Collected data
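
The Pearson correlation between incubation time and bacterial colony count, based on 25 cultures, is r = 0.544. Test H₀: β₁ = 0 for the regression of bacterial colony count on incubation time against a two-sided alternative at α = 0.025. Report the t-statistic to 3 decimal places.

t = r·√(n − 2)/√(1 − r²) = 0.544·√23/√0.704064 = 3.109.
df = n − 2 = 23.
Two-sided p ≈ 0.0049, which is < 0.025, so reject H₀.
There is evidence of a linear association between incubation time and bacterial colony count.

t = 3.109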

▶ [WHAT YOU NEED TO DO]
Repeat each record verbatim.

▶ [TASK RESULT]
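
The Pearson correlation between incubation time and bacterial colony count, based on 25 cultures, is r = 0.544. Test H₀: β₁ = 0 for the regression of bacterial colony count on incubation time against a two-sided alternative at α = 0.025. Report the t-statistic to 3 decimal places.

t = r·√(n − 2)/√(1 − r²) = 0.544·√23/√0.704064 = 3.109.
df = n − 2 = 23.
Two-sided p ≈ 0.0049, which is < 0.025, so reject H₀.
There is evidence of a linear association between incubation time and bacterial colony count.

t = 3.109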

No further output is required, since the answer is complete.